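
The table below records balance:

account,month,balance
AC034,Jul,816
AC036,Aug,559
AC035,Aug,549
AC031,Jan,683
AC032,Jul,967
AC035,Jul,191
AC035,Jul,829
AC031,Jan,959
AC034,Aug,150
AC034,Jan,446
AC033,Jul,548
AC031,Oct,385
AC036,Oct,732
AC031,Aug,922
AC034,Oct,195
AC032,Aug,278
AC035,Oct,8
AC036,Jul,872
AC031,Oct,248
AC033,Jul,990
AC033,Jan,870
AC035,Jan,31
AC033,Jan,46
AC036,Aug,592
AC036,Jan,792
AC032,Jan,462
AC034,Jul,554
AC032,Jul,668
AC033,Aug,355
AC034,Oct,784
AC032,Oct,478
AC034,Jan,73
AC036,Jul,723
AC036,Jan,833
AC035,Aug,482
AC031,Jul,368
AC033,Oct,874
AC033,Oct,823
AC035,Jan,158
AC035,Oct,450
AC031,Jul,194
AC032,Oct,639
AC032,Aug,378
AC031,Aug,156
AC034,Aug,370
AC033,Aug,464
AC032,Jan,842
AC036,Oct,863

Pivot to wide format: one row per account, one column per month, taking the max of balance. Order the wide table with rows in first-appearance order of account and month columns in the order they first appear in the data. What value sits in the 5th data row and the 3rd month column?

With rows in first-appearance order of account, row 5 is account=AC032. month columns in first-appearance order: Jul, Aug, Jan, Oct; column 3 is Jan.
Long rows with account=AC032, month=Jan: max(462, 842) = 842.

842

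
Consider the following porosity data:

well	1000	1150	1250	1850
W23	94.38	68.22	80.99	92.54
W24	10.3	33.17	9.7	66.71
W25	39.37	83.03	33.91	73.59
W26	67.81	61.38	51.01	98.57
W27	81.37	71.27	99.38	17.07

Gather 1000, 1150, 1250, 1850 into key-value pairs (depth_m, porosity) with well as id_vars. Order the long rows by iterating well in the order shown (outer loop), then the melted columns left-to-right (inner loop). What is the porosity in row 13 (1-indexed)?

20 rows total (5 × 4). Row 13: index ⌊(13-1)/4⌋ = 3 into well → W26; (13-1) mod 4 = 0 into the melted columns → 1000.
So row 13 is (W26, 1000, 67.81); porosity = 67.81.

67.81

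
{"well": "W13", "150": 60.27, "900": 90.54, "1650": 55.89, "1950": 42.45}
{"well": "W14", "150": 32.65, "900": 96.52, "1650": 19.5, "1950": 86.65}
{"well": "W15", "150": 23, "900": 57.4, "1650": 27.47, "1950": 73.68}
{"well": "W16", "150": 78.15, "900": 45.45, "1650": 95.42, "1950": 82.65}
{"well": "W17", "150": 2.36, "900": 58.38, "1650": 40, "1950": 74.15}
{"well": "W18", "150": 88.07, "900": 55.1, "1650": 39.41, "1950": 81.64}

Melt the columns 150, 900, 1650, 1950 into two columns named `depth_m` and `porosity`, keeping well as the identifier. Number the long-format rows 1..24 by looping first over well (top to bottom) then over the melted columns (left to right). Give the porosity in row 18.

24 rows total (6 × 4). Row 18: index ⌊(18-1)/4⌋ = 4 into well → W17; (18-1) mod 4 = 1 into the melted columns → 900.
So row 18 is (W17, 900, 58.38); porosity = 58.38.

58.38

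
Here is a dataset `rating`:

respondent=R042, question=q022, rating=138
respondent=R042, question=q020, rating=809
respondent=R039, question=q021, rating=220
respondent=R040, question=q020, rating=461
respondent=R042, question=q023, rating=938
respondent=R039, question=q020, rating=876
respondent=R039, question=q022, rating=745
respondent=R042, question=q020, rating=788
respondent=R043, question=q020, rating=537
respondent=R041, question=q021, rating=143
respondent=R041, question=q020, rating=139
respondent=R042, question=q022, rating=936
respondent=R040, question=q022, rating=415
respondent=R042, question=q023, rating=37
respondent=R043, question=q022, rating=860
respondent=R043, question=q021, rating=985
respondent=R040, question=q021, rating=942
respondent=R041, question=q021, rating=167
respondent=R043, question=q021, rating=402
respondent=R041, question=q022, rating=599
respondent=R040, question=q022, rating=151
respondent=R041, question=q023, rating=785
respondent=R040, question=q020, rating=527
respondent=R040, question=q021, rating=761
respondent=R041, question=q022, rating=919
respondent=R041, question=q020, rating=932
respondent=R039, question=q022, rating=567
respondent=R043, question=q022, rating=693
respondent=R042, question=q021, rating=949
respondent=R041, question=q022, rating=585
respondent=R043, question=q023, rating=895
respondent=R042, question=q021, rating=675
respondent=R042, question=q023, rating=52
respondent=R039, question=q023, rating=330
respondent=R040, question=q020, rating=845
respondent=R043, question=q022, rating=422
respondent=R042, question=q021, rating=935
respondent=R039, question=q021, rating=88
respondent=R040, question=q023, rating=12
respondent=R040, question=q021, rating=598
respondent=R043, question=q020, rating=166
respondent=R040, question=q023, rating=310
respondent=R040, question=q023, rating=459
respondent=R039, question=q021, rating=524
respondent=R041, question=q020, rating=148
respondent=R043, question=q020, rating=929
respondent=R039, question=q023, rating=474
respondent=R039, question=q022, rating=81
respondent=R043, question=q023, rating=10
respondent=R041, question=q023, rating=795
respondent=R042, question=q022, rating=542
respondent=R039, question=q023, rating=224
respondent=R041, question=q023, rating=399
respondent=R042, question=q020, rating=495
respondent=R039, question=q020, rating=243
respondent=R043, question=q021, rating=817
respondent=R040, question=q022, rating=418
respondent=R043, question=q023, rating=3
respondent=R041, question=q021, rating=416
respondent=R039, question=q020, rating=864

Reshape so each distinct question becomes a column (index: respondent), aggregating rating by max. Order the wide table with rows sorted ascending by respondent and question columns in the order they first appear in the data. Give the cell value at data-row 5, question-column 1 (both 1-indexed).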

(EXERCISE)
Copy range, inclusive: the line holding "respondent=R043, question=q022, rating=693" to the line holding "respondent=R043, question=q021, rating=817". Reproduce exactly those lines of the records above and no others.

(RESULT BELOW)
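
respondent=R043, question=q022, rating=693
respondent=R042, question=q021, rating=949
respondent=R041, question=q022, rating=585
respondent=R043, question=q023, rating=895
respondent=R042, question=q021, rating=675
respondent=R042, question=q023, rating=52
respondent=R039, question=q023, rating=330
respondent=R040, question=q020, rating=845
respondent=R043, question=q022, rating=422
respondent=R042, question=q021, rating=935
respondent=R039, question=q021, rating=88
respondent=R040, question=q023, rating=12
respondent=R040, question=q021, rating=598
respondent=R043, question=q020, rating=166
respondent=R040, question=q023, rating=310
respondent=R040, question=q023, rating=459
respondent=R039, question=q021, rating=524
respondent=R041, question=q020, rating=148
respondent=R043, question=q020, rating=929
respondent=R039, question=q023, rating=474
respondent=R039, question=q022, rating=81
respondent=R043, question=q023, rating=10
respondent=R041, question=q023, rating=795
respondent=R042, question=q022, rating=542
respondent=R039, question=q023, rating=224
respondent=R041, question=q023, rating=399
respondent=R042, question=q020, rating=495
respondent=R039, question=q020, rating=243
respondent=R043, question=q021, rating=817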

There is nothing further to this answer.